::: Data provided :::

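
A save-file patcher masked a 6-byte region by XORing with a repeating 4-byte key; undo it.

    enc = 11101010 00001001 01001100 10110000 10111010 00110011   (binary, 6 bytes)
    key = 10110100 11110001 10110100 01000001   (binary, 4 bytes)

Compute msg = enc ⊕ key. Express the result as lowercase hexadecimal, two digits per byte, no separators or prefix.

5ef8f8f10ec2

The 4-byte key repeats, so the effective keystream is b4 f1 b4 41 b4 f1.
byte 0: ea ^ b4 = 5e
byte 1: 09 ^ f1 = f8
byte 2: 4c ^ b4 = f8
byte 3: b0 ^ 41 = f1
byte 4: ba ^ b4 = 0e
byte 5: 33 ^ f1 = c2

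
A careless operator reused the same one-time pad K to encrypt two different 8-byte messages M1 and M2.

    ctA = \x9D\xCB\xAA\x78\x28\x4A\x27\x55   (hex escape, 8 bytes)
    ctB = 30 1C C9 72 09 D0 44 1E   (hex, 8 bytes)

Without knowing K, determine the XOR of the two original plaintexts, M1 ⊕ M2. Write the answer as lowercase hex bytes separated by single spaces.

ad d7 63 0a 21 9a 63 4b

ctA ⊕ ctB = (M1 ⊕ K) ⊕ (M2 ⊕ K) = M1 ⊕ M2 — the shared key cancels under XOR.
9d ⊕ 30 = ad
cb ⊕ 1c = d7
aa ⊕ c9 = 63
78 ⊕ 72 = 0a
28 ⊕ 09 = 21
4a ⊕ d0 = 9a
27 ⊕ 44 = 63
55 ⊕ 1e = 4b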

:::

**Exercise objective:** Give back only the lines from the one containing "key = 10110100" through the final line of the entries above, exactly as written, both included.

**Exercise solution:**
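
    key = 10110100 11110001 10110100 01000001   (binary, 4 bytes)

Compute msg = enc ⊕ key. Express the result as lowercase hexadecimal, two digits per byte, no separators or prefix.

5ef8f8f10ec2

The 4-byte key repeats, so the effective keystream is b4 f1 b4 41 b4 f1.
byte 0: ea ^ b4 = 5e
byte 1: 09 ^ f1 = f8
byte 2: 4c ^ b4 = f8
byte 3: b0 ^ 41 = f1
byte 4: ba ^ b4 = 0e
byte 5: 33 ^ f1 = c2

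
A careless operator reused the same one-time pad K to encrypt two different 8-byte messages M1 and M2.

    ctA = \x9D\xCB\xAA\x78\x28\x4A\x27\x55   (hex escape, 8 bytes)
    ctB = 30 1C C9 72 09 D0 44 1E   (hex, 8 bytes)

Without knowing K, determine the XOR of the two original plaintexts, M1 ⊕ M2. Write the answer as lowercase hex bytes separated by single spaces.

ad d7 63 0a 21 9a 63 4b

ctA ⊕ ctB = (M1 ⊕ K) ⊕ (M2 ⊕ K) = M1 ⊕ M2 — the shared key cancels under XOR.
9d ⊕ 30 = ad
cb ⊕ 1c = d7
aa ⊕ c9 = 63
78 ⊕ 72 = 0a
28 ⊕ 09 = 21
4a ⊕ d0 = 9a
27 ⊕ 44 = 63
55 ⊕ 1e = 4b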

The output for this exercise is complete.